Collection entries:
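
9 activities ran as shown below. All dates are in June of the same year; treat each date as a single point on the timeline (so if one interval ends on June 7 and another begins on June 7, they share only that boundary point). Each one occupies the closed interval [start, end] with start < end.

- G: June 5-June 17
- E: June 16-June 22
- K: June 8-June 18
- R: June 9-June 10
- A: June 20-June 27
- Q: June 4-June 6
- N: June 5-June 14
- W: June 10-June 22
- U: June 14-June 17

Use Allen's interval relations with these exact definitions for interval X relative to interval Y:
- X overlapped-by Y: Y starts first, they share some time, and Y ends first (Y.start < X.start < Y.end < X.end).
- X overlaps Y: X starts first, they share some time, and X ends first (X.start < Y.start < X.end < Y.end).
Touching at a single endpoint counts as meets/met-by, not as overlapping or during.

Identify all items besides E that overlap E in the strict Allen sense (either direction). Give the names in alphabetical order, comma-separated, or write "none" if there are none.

Target E = [June 16, June 22].
A [June 20, June 27] → overlapped-by → yes.
G [June 5, June 17] → overlaps → yes.
K [June 8, June 18] → overlaps → yes.
N [June 5, June 14] → before → no.
Q [June 4, June 6] → before → no.
R [June 9, June 10] → before → no.
U [June 14, June 17] → overlaps → yes.
W [June 10, June 22] → finished-by → no.
Result: A, G, K, U.

A, G, K, U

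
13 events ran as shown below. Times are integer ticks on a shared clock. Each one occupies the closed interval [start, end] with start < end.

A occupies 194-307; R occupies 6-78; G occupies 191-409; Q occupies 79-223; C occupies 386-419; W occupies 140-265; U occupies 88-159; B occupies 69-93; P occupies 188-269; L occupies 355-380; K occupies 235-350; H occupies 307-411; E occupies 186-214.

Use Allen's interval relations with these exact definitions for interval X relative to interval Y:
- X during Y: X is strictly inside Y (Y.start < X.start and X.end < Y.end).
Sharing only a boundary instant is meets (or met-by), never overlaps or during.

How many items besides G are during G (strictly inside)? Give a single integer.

Target G = [191, 409].
A [194, 307] → during → counts.
B [69, 93] → before → no.
C [386, 419] → overlapped-by → no.
E [186, 214] → overlaps → no.
H [307, 411] → overlapped-by → no.
K [235, 350] → during → counts.
L [355, 380] → during → counts.
P [188, 269] → overlaps → no.
Q [79, 223] → overlaps → no.
R [6, 78] → before → no.
U [88, 159] → before → no.
W [140, 265] → overlaps → no.
Total: 3.

3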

What you should do: Reproduce the records above exactly. Leave nothing out.

Result of this task:
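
9 activities ran as shown below. All dates are in June of the same year; treat each date as a single point on the timeline (so if one interval ends on June 7 and another begins on June 7, they share only that boundary point). Each one occupies the closed interval [start, end] with start < end.

- G: June 5-June 17
- E: June 16-June 22
- K: June 8-June 18
- R: June 9-June 10
- A: June 20-June 27
- Q: June 4-June 6
- N: June 5-June 14
- W: June 10-June 22
- U: June 14-June 17

Use Allen's interval relations with these exact definitions for interval X relative to interval Y:
- X overlapped-by Y: Y starts first, they share some time, and Y ends first (Y.start < X.start < Y.end < X.end).
- X overlaps Y: X starts first, they share some time, and X ends first (X.start < Y.start < X.end < Y.end).
Touching at a single endpoint counts as meets/met-by, not as overlapping or during.

Identify all items besides E that overlap E in the strict Allen sense (either direction). Give the names in alphabetical order, comma-separated, or write "none" if there are none.

Target E = [June 16, June 22].
A [June 20, June 27] → overlapped-by → yes.
G [June 5, June 17] → overlaps → yes.
K [June 8, June 18] → overlaps → yes.
N [June 5, June 14] → before → no.
Q [June 4, June 6] → before → no.
R [June 9, June 10] → before → no.
U [June 14, June 17] → overlaps → yes.
W [June 10, June 22] → finished-by → no.
Result: A, G, K, U.

A, G, K, U

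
13 events ran as shown below. Times are integer ticks on a shared clock. Each one occupies the closed interval [start, end] with start < end.

A occupies 194-307; R occupies 6-78; G occupies 191-409; Q occupies 79-223; C occupies 386-419; W occupies 140-265; U occupies 88-159; B occupies 69-93; P occupies 188-269; L occupies 355-380; K occupies 235-350; H occupies 307-411; E occupies 186-214.

Use Allen's interval relations with these exact definitions for interval X relative to interval Y:
- X during Y: X is strictly inside Y (Y.start < X.start and X.end < Y.end).
Sharing only a boundary instant is meets (or met-by), never overlaps or during.

How many items besides G are during G (strictly inside)? Give a single integer.

Target G = [191, 409].
A [194, 307] → during → counts.
B [69, 93] → before → no.
C [386, 419] → overlapped-by → no.
E [186, 214] → overlaps → no.
H [307, 411] → overlapped-by → no.
K [235, 350] → during → counts.
L [355, 380] → during → counts.
P [188, 269] → overlaps → no.
Q [79, 223] → overlaps → no.
R [6, 78] → before → no.
U [88, 159] → before → no.
W [140, 265] → overlaps → no.
Total: 3.

3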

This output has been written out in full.